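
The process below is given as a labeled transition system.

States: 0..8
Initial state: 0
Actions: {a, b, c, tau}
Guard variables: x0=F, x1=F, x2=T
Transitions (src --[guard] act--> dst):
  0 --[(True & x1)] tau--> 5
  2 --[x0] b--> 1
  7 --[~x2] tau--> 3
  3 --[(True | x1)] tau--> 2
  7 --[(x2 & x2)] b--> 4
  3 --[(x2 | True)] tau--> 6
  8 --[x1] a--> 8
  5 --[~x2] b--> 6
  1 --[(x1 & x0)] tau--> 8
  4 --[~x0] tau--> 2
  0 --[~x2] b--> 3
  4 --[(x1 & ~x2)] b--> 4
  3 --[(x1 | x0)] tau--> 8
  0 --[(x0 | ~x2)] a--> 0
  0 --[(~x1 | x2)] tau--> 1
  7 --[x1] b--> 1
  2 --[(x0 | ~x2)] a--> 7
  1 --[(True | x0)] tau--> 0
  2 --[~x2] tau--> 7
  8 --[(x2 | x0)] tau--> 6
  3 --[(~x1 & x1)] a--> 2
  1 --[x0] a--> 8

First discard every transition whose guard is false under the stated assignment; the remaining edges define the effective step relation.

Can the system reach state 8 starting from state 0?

Answer: UNREACHABLE

Analysis:
7 transition(s) survive guard evaluation.
L0 = {0}
L1 = {1}  now seen {0,1}
R = {0,1}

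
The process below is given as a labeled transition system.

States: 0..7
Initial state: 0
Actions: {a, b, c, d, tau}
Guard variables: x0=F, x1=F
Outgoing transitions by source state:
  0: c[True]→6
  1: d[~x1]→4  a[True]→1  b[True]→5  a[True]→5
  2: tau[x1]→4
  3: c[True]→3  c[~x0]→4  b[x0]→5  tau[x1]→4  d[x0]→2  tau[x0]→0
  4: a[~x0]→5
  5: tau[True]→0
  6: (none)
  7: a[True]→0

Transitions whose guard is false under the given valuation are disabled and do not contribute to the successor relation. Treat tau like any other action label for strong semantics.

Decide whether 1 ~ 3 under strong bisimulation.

Refine partition for ~:
  P[0] = {{0,1,2,3,4,5,6,7}}
  P[1] = {{0,3},{1},{2,6},{4,7},{5}}
  P[2] = {{0},{1},{2,6},{3},{4},{5},{7}}
stable after 3 split(s): 7 block(s)
class of 1: {1}; class of 3: {3}

Answer: NOT BISIMILAR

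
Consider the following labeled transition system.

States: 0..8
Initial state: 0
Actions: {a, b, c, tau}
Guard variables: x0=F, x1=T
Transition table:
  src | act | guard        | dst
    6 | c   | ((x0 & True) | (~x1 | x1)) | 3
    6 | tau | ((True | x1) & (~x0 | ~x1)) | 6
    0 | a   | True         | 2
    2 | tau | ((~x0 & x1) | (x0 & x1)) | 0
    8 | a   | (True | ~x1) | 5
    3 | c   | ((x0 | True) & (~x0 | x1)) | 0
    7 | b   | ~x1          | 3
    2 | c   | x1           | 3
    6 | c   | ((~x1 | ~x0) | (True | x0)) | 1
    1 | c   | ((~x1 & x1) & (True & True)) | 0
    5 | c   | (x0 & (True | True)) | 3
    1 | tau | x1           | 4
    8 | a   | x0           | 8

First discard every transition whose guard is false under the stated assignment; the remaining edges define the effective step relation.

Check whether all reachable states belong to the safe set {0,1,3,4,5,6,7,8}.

Answer: INVARIANT VIOLATED at state 2

Trace:
Safe = {0,1,3,4,5,6,7,8}
Reach set: {0,2,3}
  0: safe
  2: ✗ unsafe
  3: safe
witness against invariant: a → 2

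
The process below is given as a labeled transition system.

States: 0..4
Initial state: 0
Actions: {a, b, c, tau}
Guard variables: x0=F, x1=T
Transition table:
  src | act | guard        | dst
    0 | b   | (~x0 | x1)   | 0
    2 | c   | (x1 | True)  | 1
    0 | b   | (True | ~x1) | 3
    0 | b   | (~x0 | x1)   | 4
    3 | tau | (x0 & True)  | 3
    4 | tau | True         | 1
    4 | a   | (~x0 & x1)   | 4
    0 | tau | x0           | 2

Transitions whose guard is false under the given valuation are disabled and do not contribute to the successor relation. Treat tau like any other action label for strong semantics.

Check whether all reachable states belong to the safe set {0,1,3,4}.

Answer: INVARIANT HOLDS

Analysis:
Allowed set {0,1,3,4}
Reach set: {0,1,3,4}
  0: ✓
  1: ✓
  3: ✓
  4: ✓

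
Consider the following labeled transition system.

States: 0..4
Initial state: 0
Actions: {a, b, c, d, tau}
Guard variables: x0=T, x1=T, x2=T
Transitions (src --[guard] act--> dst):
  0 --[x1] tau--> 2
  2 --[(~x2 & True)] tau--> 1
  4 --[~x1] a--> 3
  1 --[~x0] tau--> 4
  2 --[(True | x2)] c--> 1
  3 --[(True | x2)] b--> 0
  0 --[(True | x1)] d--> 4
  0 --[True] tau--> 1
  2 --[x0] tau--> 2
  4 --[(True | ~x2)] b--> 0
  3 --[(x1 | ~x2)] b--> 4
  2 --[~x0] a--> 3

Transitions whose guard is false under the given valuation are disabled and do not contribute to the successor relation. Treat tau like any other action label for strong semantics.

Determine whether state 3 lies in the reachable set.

8 transition(s) survive guard evaluation.
L0 = {0}
L1 = {1,2,4}  cumulative {0,1,2,4}
Reachable = {0,1,2,4}

Answer: UNREACHABLE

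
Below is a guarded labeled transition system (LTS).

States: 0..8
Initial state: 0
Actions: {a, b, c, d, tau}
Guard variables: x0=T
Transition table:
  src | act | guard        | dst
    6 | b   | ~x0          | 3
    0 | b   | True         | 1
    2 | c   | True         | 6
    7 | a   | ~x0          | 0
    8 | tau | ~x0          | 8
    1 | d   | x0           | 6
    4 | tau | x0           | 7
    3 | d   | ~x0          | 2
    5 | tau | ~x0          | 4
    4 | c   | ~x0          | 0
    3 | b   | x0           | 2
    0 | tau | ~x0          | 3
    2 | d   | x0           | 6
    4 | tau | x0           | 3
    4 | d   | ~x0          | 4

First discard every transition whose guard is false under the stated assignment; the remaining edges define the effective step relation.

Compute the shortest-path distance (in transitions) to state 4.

Answer: UNREACHABLE

Working:
Breadth-first toward 4:
  depth 0: {0}
  depth 1: {1}
  depth 2: {6}
4 never appears.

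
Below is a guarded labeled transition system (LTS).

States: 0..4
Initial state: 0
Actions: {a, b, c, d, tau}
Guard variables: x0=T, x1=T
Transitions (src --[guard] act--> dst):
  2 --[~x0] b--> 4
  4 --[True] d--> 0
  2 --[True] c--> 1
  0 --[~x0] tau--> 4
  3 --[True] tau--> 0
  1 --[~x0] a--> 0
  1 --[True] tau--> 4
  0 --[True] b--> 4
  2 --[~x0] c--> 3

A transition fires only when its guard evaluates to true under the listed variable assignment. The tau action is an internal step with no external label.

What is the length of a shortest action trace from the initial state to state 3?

BFS to 3:
  depth 0: {0}
  depth 1: {4}
3 never appears.

Answer: UNREACHABLE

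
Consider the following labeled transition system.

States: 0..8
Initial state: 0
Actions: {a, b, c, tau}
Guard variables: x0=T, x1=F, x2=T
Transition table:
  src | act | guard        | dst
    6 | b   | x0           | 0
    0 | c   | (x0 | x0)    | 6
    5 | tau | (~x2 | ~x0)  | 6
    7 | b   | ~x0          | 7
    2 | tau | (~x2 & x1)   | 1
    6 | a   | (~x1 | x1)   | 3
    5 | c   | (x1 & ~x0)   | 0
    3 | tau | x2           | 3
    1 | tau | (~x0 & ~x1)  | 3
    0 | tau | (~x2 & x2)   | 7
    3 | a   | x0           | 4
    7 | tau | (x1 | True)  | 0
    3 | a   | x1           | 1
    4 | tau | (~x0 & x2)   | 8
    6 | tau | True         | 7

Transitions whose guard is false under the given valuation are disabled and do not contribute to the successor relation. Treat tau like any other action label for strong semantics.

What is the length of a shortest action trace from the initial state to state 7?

Answer: 2

Analysis:
BFS to 7:
  Layer 0: {0}
  Layer 1: {6}
  Layer 2: {3,7}
7 enters at depth 2; path c·tau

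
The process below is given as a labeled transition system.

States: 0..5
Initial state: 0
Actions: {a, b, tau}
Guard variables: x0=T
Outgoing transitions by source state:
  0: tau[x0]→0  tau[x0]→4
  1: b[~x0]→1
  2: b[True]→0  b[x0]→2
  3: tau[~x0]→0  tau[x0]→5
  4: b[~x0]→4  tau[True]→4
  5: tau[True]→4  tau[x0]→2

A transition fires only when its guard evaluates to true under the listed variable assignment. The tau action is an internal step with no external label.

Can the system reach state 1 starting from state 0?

Answer: UNREACHABLE

Working:
Guard filter leaves 8 enabled edge(s).
Layer 0: {0}
Layer 1: {4}  cumulative {0,4}
Reach set: {0,4}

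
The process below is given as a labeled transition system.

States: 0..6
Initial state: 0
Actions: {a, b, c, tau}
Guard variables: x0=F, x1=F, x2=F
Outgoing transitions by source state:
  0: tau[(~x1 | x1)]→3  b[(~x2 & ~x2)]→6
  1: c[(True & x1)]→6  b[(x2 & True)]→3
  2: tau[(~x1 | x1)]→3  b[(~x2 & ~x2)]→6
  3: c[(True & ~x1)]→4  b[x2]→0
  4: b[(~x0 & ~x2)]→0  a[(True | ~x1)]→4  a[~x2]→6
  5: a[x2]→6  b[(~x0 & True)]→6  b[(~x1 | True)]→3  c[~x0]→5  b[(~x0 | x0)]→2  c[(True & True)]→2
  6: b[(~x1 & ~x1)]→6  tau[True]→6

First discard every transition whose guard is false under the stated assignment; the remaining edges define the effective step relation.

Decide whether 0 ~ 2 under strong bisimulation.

Answer: BISIMILAR

Working:
Bisimulation quotient by refinement:
  π0 = {{0,1,2,3,4,5,6}}
  π1 = {{0,2,6},{1},{3},{4},{5}}
  π2 = {{0,2},{1},{3},{4},{5},{6}}
6 equivalence class(es) (converged in 3)
0∈{0,2}, 2∈{0,2}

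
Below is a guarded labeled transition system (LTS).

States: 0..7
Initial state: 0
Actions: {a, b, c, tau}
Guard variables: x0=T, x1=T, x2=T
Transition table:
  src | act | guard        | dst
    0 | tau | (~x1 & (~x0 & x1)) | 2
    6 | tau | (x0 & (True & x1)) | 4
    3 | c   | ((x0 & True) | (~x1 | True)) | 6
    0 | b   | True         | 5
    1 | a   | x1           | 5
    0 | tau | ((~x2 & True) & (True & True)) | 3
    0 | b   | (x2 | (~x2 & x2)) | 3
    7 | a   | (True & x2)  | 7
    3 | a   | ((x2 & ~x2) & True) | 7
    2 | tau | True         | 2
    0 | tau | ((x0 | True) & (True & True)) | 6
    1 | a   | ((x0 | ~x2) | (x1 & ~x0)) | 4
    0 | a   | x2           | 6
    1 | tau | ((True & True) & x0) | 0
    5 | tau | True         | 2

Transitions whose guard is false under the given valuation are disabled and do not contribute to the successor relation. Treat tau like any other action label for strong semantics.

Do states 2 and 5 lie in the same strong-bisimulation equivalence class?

Answer: BISIMILAR

Working:
Compute ~ classes (split until stable):
  π0 = {{0,1,2,3,4,5,6,7}}
  π1 = {{0},{1},{2,5,6},{3},{4},{7}}
  π2 = {{0},{1},{2,5},{3},{4},{6},{7}}
Fixed point at round 3; 7 class(es).
class of 2: {2,5}; class of 5: {2,5}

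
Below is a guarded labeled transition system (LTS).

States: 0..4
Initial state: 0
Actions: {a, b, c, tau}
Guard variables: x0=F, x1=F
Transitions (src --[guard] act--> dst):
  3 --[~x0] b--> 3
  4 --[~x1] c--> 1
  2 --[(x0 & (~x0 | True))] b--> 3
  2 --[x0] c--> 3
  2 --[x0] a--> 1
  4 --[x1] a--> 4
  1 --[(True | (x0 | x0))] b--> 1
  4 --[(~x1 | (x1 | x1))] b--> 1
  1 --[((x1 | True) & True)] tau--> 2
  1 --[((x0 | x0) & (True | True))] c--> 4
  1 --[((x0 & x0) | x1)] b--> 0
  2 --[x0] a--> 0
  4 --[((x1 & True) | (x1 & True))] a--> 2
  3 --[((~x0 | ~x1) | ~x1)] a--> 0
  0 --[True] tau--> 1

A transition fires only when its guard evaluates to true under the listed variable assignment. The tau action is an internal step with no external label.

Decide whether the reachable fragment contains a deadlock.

Answer: DEADLOCK at state 2

Working:
Reach set: {0,1,2}
  0: tau→1  [1 exit(s)]
  1: b→1  tau→2  [2 exit(s)]
  2: ∅  [deadlock]
Path to 2: tau·tau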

━━━━━━━━━━━━━━━━

What is required
Return word for word the lines above from the line with "Can the system reach state 1" to the line with "Guard variables: x0=F, x1=F, x2=F", including both and leaving out all others.

Reply to the exercise
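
Can the system reach state 1 starting from state 0?

Answer: UNREACHABLE

Working:
Guard filter leaves 8 enabled edge(s).
Layer 0: {0}
Layer 1: {4}  cumulative {0,4}
Reach set: {0,4}

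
The process below is given as a labeled transition system.

States: 0..6
Initial state: 0
Actions: {a, b, c, tau}
Guard variables: x0=F, x1=F, x2=F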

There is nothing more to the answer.